**Given records:**
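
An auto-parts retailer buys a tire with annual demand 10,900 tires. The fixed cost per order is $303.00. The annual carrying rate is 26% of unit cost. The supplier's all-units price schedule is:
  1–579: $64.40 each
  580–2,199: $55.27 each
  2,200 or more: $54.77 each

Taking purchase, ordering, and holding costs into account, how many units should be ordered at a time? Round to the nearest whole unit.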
---
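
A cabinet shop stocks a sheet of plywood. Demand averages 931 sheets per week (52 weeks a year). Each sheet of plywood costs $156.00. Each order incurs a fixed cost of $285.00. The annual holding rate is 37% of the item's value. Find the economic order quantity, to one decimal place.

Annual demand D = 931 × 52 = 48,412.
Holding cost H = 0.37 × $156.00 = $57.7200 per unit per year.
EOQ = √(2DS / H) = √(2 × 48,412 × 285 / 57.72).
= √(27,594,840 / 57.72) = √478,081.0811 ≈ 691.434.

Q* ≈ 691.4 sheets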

**Work to be completed:** Everything from the line with "An auto-parts retailer" through the line with "2,200 or more: $54.77 each" should be written out exactly as it appears above, end lines included, and nothing outside that range.

**Response:**
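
An auto-parts retailer buys a tire with annual demand 10,900 tires. The fixed cost per order is $303.00. The annual carrying rate is 26% of unit cost. The supplier's all-units price schedule is:
  1–579: $64.40 each
  580–2,199: $55.27 each
  2,200 or more: $54.77 each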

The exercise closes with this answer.